What the task asks
Transcribe every record that appears below, exactly and in full.

(Beginning of Extracted material)

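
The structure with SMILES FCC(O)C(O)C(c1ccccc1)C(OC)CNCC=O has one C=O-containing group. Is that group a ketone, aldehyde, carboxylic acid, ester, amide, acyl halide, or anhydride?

The carbonyl is in the CHO segment: terminal –CHO: carbonyl C bonded to H and C → aldehyde.

aldehyde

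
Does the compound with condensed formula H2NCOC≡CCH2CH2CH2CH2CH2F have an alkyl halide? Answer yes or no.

–C(=O)NH2: carbonyl C bonded to C and to N → amide (the N is not a separate amine).
C≡C triple bond → alkyne.
halogen on an sp³ carbon → alkyl halide.
The CH2F segment supplies the alkyl halide: halogen on an sp³ carbon → alkyl halide.

yes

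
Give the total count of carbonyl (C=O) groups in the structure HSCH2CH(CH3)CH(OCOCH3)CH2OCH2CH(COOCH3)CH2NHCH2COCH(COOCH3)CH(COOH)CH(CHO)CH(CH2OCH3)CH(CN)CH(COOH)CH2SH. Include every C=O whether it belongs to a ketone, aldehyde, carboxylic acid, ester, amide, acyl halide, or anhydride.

7

CH(OCOCH3): ester, 1 C=O (running total 1).
CH(COOCH3): ester, 1 C=O (running total 2).
CO: ketone, 1 C=O (running total 3).
CH(COOCH3): ester, 1 C=O (running total 4).
CH(COOH): carboxylic acid, 1 C=O (running total 5).
CH(CHO): aldehyde, 1 C=O (running total 6).
CH(COOH): carboxylic acid, 1 C=O (running total 7).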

(End of Extracted material)

The completed task
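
The structure with SMILES FCC(O)C(O)C(c1ccccc1)C(OC)CNCC=O has one C=O-containing group. Is that group a ketone, aldehyde, carboxylic acid, ester, amide, acyl halide, or anhydride?

The carbonyl is in the CHO segment: terminal –CHO: carbonyl C bonded to H and C → aldehyde.

aldehyde

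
Does the compound with condensed formula H2NCOC≡CCH2CH2CH2CH2CH2F have an alkyl halide? Answer yes or no.

–C(=O)NH2: carbonyl C bonded to C and to N → amide (the N is not a separate amine).
C≡C triple bond → alkyne.
halogen on an sp³ carbon → alkyl halide.
The CH2F segment supplies the alkyl halide: halogen on an sp³ carbon → alkyl halide.

yes

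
Give the total count of carbonyl (C=O) groups in the structure HSCH2CH(CH3)CH(OCOCH3)CH2OCH2CH(COOCH3)CH2NHCH2COCH(COOCH3)CH(COOH)CH(CHO)CH(CH2OCH3)CH(CN)CH(COOH)CH2SH. Include every C=O whether it belongs to a ketone, aldehyde, carboxylic acid, ester, amide, acyl halide, or anhydride.

7

CH(OCOCH3): ester, 1 C=O (running total 1).
CH(COOCH3): ester, 1 C=O (running total 2).
CO: ketone, 1 C=O (running total 3).
CH(COOCH3): ester, 1 C=O (running total 4).
CH(COOH): carboxylic acid, 1 C=O (running total 5).
CH(CHO): aldehyde, 1 C=O (running total 6).
CH(COOH): carboxylic acid, 1 C=O (running total 7).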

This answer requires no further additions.